━━ The data

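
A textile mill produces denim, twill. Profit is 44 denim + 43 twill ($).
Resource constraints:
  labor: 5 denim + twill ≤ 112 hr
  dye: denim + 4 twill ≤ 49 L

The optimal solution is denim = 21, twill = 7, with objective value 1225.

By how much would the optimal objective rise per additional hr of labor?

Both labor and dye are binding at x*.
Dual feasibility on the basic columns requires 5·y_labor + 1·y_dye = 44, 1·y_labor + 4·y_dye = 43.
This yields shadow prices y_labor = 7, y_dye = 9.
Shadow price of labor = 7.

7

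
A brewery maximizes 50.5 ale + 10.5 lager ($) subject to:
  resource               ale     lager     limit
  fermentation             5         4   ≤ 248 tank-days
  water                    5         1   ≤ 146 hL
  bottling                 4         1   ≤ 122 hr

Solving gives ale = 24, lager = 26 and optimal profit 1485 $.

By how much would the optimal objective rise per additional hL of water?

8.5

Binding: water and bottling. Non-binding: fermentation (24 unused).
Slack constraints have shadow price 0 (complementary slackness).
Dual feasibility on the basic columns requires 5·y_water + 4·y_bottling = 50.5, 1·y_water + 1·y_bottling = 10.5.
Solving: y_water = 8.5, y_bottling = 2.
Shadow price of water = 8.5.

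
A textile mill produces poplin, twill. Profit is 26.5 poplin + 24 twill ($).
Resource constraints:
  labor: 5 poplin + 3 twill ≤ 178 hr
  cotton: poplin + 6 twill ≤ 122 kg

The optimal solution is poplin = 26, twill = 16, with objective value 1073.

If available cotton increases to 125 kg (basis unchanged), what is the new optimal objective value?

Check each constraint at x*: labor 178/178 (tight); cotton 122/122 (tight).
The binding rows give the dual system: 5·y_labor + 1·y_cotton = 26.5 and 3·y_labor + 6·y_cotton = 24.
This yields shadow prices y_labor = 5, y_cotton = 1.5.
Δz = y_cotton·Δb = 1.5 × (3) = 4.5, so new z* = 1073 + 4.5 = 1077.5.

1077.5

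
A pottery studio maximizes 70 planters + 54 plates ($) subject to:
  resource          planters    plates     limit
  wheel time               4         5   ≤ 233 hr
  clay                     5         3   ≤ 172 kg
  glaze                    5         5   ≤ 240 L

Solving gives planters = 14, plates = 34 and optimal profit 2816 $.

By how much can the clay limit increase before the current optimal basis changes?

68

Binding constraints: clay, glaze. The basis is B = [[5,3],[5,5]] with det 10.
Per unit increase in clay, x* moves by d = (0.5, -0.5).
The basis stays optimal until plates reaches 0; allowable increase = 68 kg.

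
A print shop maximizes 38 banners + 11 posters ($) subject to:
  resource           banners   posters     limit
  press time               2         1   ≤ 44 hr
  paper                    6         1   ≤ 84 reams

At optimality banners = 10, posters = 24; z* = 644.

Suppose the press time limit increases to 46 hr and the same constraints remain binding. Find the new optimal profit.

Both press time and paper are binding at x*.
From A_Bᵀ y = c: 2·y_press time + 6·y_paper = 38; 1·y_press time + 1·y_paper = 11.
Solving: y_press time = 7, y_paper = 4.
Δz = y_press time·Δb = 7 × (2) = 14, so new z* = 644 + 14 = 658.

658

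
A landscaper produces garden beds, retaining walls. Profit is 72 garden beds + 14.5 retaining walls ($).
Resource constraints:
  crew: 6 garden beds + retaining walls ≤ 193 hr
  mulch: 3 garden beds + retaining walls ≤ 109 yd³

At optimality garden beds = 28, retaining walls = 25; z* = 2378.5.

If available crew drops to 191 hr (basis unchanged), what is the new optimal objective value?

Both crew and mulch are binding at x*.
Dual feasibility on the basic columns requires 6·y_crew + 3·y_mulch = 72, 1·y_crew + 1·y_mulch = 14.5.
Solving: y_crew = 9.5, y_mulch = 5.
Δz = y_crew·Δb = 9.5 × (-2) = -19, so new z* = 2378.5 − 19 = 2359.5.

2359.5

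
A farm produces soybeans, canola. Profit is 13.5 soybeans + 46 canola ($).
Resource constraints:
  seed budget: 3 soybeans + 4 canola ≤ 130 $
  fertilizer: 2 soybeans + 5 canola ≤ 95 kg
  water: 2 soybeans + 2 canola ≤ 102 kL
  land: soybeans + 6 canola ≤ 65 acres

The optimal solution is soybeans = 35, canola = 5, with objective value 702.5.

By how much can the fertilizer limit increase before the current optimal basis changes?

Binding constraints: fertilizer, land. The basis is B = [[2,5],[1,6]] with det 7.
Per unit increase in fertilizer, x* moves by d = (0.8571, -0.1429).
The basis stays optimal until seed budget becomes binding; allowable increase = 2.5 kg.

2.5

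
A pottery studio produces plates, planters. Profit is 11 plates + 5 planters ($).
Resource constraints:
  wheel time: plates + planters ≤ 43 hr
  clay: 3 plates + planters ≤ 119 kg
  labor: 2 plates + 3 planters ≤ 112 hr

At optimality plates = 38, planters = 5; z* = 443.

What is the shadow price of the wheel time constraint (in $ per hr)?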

━━━━

Give an exact copy of every line from the one holding "A pottery studio produces" through the end of the records, both included, and no other lines.

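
A pottery studio produces plates, planters. Profit is 11 plates + 5 planters ($).
Resource constraints:
  wheel time: plates + planters ≤ 43 hr
  clay: 3 plates + planters ≤ 119 kg
  labor: 2 plates + 3 planters ≤ 112 hr

At optimality plates = 38, planters = 5; z* = 443.

What is the shadow price of the wheel time constraint (in $ per hr)?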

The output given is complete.